# INSTRUCTIONS TO FOLLOW:
From the line with "Priya is enrolled in a pet plan." to the line with "- €10,525 annual", retype every line exactly, including those two, and leave out the rest of the data below.

- Opening Delimiter -

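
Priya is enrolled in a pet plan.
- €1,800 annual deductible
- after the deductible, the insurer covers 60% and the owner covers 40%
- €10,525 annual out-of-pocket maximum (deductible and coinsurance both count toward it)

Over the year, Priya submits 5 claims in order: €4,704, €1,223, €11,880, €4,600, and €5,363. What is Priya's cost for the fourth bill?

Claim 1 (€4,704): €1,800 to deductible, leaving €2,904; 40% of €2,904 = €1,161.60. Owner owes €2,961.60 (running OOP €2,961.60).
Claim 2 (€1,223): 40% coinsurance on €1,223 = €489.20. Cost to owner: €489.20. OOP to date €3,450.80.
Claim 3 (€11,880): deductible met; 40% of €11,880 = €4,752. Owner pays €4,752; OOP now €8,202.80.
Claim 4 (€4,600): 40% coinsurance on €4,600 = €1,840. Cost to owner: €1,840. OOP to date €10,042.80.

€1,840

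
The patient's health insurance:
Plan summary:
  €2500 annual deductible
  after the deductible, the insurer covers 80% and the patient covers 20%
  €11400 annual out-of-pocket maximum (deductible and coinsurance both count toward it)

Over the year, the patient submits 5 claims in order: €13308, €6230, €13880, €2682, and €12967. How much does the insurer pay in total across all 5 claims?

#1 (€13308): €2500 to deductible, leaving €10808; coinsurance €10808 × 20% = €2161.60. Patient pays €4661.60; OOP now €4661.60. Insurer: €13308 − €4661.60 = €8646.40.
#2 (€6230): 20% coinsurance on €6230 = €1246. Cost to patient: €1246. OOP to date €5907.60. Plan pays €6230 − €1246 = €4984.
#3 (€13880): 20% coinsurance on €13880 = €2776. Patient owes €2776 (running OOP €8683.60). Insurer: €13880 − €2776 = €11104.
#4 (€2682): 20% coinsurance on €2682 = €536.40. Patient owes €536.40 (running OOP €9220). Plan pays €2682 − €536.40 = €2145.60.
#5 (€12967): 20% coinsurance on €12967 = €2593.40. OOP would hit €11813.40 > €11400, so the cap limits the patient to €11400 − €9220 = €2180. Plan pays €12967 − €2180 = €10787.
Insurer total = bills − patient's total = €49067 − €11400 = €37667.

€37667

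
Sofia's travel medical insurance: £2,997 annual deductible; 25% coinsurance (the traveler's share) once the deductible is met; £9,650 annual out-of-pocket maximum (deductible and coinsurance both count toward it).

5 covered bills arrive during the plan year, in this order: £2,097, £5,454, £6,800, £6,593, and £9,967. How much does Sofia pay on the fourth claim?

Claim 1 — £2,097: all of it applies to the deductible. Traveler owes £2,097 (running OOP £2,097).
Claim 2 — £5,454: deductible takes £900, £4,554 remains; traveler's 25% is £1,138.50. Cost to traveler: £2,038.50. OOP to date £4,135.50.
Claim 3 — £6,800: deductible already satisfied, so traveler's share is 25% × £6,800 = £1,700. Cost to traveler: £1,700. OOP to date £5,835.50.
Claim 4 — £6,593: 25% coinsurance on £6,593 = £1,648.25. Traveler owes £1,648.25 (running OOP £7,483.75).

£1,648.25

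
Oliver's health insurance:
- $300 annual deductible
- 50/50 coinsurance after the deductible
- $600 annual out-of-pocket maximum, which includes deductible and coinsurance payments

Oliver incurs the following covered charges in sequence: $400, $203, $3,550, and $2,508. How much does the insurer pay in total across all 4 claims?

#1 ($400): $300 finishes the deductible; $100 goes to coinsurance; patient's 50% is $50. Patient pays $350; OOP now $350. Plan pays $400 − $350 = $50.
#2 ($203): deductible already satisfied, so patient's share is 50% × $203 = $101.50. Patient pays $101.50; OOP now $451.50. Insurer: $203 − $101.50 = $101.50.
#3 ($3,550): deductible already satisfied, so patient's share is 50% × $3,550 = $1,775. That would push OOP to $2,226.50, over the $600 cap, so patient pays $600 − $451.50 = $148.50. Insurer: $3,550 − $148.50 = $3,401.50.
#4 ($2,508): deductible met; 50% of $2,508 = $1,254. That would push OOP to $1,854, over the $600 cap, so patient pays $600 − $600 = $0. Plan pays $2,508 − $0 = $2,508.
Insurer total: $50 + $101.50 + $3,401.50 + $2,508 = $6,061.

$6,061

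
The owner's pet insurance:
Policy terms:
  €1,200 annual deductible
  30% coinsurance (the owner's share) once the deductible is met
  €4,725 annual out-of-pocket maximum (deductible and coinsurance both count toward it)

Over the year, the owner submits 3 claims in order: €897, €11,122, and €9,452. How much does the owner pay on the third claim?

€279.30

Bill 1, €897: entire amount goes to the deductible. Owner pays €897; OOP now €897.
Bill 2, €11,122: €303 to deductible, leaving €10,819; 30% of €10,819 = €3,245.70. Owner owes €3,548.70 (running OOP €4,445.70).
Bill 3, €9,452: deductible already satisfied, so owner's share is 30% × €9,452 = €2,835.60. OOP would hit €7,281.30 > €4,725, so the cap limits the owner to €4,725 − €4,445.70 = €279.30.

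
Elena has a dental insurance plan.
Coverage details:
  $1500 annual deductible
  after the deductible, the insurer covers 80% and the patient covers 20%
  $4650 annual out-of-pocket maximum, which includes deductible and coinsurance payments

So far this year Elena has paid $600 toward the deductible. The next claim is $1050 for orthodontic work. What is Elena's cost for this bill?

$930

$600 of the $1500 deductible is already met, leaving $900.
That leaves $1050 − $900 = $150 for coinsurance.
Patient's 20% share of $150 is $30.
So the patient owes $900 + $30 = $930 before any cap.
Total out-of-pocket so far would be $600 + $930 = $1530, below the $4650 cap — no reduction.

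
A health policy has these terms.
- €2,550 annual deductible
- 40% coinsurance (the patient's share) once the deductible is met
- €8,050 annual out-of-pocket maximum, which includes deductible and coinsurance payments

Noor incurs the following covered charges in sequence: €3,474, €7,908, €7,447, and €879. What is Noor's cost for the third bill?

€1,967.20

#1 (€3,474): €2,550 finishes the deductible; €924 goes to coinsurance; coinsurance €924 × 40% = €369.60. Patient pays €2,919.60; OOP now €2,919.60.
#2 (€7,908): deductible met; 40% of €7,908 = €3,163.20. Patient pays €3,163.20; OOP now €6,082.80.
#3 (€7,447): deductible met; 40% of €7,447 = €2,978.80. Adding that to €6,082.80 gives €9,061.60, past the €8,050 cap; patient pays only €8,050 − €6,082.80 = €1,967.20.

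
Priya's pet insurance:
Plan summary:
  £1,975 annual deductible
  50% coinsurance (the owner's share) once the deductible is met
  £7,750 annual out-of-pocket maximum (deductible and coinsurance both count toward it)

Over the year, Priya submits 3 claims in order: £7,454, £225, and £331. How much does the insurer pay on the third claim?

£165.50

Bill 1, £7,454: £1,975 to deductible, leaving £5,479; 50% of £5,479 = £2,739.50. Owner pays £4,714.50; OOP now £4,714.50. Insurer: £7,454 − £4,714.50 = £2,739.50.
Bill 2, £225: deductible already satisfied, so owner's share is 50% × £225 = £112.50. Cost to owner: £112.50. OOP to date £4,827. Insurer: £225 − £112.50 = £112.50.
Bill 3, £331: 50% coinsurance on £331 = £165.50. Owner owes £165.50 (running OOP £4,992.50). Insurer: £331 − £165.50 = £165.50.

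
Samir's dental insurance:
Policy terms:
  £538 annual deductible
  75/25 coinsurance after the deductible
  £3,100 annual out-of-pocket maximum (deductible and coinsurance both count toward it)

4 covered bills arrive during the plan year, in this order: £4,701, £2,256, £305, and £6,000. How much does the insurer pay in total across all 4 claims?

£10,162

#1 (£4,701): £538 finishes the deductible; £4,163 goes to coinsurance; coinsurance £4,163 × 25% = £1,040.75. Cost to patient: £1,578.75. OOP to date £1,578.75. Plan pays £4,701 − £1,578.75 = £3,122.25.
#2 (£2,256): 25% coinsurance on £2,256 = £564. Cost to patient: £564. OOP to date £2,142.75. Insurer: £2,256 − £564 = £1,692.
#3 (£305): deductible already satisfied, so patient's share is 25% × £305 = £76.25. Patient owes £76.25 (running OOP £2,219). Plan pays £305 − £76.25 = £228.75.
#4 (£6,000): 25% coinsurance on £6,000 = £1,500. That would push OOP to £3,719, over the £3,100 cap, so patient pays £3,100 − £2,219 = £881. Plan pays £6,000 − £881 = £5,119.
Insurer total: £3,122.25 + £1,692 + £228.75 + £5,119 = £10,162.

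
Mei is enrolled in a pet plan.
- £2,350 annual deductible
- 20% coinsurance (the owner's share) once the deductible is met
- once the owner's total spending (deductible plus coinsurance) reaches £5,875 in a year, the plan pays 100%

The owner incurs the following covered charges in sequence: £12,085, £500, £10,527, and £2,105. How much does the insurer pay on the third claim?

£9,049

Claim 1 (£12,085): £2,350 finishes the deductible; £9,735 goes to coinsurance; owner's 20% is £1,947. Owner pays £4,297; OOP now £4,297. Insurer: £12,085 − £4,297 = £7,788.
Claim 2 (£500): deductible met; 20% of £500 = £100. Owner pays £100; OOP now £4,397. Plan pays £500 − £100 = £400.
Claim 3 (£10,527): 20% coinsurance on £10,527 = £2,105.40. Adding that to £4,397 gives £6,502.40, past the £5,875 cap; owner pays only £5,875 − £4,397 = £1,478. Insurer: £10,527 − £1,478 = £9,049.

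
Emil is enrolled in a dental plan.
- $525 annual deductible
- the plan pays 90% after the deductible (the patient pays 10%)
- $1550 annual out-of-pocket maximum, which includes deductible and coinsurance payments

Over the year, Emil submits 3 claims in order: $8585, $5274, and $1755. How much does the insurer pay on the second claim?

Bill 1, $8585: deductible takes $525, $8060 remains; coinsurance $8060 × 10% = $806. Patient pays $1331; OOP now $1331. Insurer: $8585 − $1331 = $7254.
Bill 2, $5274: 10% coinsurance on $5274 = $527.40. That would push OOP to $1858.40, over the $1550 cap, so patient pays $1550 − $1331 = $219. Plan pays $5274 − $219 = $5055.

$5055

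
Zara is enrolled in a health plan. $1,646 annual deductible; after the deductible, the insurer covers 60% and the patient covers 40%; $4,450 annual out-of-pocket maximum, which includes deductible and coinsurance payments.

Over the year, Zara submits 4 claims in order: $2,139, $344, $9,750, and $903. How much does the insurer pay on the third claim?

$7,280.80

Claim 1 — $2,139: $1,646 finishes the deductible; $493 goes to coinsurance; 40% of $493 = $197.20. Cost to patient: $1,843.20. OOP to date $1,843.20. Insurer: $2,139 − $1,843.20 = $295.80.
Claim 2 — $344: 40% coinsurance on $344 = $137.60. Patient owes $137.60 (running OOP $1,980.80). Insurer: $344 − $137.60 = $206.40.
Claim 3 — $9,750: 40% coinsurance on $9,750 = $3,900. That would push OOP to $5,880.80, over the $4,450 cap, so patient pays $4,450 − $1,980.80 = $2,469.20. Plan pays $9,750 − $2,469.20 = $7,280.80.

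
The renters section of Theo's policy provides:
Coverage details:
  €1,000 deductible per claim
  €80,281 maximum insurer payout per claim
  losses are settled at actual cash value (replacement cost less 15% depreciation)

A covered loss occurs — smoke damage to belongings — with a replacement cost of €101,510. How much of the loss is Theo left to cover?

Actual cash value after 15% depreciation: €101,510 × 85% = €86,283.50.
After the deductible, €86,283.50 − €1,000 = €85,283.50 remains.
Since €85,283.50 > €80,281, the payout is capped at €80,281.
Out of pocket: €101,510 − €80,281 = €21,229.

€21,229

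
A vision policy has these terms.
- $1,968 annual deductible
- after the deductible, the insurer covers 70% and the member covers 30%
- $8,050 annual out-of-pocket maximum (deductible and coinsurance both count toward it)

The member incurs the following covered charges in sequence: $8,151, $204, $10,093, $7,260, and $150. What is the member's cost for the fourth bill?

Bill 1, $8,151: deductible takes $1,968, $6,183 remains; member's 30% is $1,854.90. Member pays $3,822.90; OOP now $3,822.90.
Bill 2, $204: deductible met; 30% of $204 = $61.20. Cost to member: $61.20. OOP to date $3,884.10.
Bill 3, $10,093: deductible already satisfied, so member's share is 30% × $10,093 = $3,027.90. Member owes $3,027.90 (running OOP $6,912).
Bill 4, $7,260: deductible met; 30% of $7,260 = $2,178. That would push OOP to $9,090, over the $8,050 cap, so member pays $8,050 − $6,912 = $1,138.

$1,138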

- Closing Delimiter -
- Opening Delimiter -

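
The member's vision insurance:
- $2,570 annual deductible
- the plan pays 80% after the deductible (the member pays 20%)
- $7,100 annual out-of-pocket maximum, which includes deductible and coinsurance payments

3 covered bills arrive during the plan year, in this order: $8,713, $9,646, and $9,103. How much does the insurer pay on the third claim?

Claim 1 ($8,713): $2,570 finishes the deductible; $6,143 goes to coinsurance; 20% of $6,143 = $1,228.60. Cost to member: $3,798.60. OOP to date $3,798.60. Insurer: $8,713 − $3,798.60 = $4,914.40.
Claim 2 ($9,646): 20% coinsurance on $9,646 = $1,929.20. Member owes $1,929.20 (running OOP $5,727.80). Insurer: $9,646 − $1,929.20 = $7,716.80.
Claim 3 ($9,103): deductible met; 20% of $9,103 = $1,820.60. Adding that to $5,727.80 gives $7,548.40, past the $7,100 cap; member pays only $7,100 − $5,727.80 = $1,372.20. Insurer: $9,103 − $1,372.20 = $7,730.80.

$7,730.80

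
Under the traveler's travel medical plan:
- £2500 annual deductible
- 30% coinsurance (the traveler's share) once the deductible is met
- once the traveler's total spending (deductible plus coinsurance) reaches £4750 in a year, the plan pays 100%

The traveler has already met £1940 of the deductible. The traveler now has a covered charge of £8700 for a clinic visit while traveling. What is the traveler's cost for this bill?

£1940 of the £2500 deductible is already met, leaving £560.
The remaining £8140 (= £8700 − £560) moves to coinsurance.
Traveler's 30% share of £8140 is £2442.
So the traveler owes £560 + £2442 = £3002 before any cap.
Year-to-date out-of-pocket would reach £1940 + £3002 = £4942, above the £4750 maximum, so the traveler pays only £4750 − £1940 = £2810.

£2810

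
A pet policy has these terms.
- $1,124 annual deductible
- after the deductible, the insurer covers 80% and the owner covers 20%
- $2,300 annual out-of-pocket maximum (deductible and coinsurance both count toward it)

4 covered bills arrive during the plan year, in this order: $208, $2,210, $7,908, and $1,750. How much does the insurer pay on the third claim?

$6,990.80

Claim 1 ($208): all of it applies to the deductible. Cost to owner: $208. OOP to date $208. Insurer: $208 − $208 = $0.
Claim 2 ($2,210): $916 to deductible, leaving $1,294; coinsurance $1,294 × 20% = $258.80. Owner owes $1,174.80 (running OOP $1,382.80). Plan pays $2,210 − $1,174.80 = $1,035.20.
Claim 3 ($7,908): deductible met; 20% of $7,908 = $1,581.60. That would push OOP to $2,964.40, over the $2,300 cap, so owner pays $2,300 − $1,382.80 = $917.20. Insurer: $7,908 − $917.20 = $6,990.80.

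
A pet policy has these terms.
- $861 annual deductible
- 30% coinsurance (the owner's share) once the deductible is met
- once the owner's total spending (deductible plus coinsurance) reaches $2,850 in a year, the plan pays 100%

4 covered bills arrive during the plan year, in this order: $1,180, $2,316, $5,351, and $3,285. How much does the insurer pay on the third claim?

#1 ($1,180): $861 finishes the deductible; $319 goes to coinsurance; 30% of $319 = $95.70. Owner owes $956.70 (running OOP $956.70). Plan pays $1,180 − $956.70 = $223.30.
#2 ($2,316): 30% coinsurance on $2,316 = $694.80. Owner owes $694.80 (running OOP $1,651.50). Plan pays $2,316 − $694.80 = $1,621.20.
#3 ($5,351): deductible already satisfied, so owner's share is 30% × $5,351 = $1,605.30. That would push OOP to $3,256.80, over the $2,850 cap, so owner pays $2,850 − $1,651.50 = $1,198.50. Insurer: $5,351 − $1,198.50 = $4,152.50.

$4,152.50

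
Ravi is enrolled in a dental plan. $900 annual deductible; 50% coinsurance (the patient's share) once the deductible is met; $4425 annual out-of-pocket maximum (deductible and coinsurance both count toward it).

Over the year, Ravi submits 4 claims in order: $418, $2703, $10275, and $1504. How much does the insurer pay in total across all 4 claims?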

- Closing Delimiter -

# EXERCISE ANSWER:
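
Priya is enrolled in a pet plan.
- €1,800 annual deductible
- after the deductible, the insurer covers 60% and the owner covers 40%
- €10,525 annual out-of-pocket maximum (deductible and coinsurance both count toward it)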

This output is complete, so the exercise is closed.